Start of Block

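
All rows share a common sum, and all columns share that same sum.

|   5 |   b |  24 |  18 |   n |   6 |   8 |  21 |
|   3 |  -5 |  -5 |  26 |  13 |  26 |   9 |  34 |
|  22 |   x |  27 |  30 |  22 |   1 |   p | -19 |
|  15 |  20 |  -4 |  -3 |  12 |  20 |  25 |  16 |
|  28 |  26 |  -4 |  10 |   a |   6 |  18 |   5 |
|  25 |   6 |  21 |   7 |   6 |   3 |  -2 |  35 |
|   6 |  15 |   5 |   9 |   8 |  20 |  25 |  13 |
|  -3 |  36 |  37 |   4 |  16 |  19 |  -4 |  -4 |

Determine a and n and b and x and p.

a = 12, n = 12, b = 7, x = -4, p = 22

Rows 2 and 4 both sum to 101, so that's the common total.
Row 5: 28 + 26 − 4 + 10 + 6 + 18 + 5 = 89, so its missing entry is 101 − 89 = 12.
Column 5: 13 + 22 + 12 + 12 + 6 + 8 + 16 = 89, so its missing entry is 101 − 89 = 12.
Row 1: 5 + 24 + 18 + 12 + 6 + 8 + 21 = 94, so its missing entry is 101 − 94 = 7.
Column 2: 7 − 5 + 20 + 26 + 6 + 15 + 36 = 105, so its missing entry is 101 − 105 = -4.
Row 3: 22 − 4 + 27 + 30 + 22 + 1 − 19 = 79, so its missing entry is 101 − 79 = 22.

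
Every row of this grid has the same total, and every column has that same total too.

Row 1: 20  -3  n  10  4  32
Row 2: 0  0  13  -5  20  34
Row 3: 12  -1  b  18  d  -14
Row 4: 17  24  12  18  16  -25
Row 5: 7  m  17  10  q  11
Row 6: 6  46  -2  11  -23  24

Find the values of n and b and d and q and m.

Rows 2 and 4 both sum to 62, so that's the common total.
Row 1: 20 − 3 + 10 + 4 + 32 = 63, so its missing entry is 62 − 63 = -1.
Column 3: -1 + 13 + 12 + 17 − 2 = 39, so its missing entry is 62 − 39 = 23.
Row 3: 12 − 1 + 23 + 18 − 14 = 38, so its missing entry is 62 − 38 = 24.
Column 5: 4 + 20 + 24 + 16 − 23 = 41, so its missing entry is 62 − 41 = 21.
Row 5: 7 + 17 + 10 + 21 + 11 = 66, so its missing entry is 62 − 66 = -4.

n = -1, b = 23, d = 24, q = 21, m = -4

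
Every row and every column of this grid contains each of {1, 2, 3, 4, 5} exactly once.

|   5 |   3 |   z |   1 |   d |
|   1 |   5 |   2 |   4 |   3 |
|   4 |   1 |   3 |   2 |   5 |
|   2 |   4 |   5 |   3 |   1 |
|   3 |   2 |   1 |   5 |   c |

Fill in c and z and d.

c = 4, z = 4, d = 2

For row 5, column 5: row 5 already has {1, 2, 3, 5}; that leaves 4.
At (row 1, col 3): column 3 already has {1, 2, 3, 5}, so the value is 4.
For row 1, column 5: row 1 already has {1, 3, 4, 5}; that leaves 2.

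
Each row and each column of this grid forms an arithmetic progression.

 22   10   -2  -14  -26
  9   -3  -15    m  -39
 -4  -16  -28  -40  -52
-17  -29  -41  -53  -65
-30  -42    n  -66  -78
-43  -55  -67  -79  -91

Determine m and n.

Along each row the entries change by -12 per step; down each column they change by -13.
Row 2: from 9 at column 1, stepping by -12 to column 4 gives -27.
Row 5: from -30 at column 1, stepping by -12 to column 3 gives -54.

m = -27, n = -54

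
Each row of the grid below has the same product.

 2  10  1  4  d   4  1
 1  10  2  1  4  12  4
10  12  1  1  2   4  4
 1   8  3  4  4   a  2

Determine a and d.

Rows 2 and 3 each multiply to 3840, so every row has product 3840.
Row 4: 1×8×3×4×4×2 = 768, so the missing entry is 3840 ÷ 768 = 5.
Row 1: 2×10×1×4×4×1 = 320, so the missing entry is 3840 ÷ 320 = 12.

a = 5, d = 12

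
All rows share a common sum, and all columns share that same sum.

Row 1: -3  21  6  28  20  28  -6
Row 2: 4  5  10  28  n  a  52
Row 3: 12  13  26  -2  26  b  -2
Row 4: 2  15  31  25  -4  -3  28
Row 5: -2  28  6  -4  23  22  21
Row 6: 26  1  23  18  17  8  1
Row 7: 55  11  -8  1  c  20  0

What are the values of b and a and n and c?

b = 21, a = -2, n = -3, c = 15

Rows 1 and 4 both sum to 94, so that's the common total.
Row 3 has 12 + 13 + 26 − 2 + 26 − 2 = 73; the blank must be 94 − 73 = 21.
Row 7 has 55 + 11 − 8 + 1 + 20 + 0 = 79; the blank must be 94 − 79 = 15.
Column 5 has 20 + 26 − 4 + 23 + 17 + 15 = 97; the blank must be 94 − 97 = -3.
Row 2 has 4 + 5 + 10 + 28 − 3 + 52 = 96; the blank must be 94 − 96 = -2.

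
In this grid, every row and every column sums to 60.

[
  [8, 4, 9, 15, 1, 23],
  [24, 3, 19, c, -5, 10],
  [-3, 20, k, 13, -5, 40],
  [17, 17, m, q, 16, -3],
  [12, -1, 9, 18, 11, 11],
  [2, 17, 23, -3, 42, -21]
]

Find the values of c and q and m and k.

Row 2 has 24 + 3 + 19 − 5 + 10 = 51; the blank must be 60 − 51 = 9.
Column 4 has 15 + 9 + 13 + 18 − 3 = 52; the blank must be 60 − 52 = 8.
Row 4 has 17 + 17 + 8 + 16 − 3 = 55; the blank must be 60 − 55 = 5.
Row 3 has -3 + 20 + 13 − 5 + 40 = 65; the blank must be 60 − 65 = -5.

c = 9, q = 8, m = 5, k = -5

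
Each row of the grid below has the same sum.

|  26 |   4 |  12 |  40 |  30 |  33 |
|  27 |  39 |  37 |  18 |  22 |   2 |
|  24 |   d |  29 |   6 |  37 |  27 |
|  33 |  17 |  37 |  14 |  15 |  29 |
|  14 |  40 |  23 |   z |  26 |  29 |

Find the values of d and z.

d = 22, z = 13

The complete rows each total 145.
Row 3 is missing 145 − 123 = 22 (since 24 + 29 + 6 + 37 + 27 = 123).
Row 5 is missing 145 − 132 = 13 (since 14 + 40 + 23 + 26 + 29 = 132).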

End of Block

• **WHAT YOU ARE ASKED TO DO**
Copy out every line in the entries above that holds "same".

• **YOUR RESPONSE**
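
All rows share a common sum, and all columns share that same sum.
Every row of this grid has the same total, and every column has that same total too.
Each row of the grid below has the same product.
All rows share a common sum, and all columns share that same sum.
Each row of the grid below has the same sum.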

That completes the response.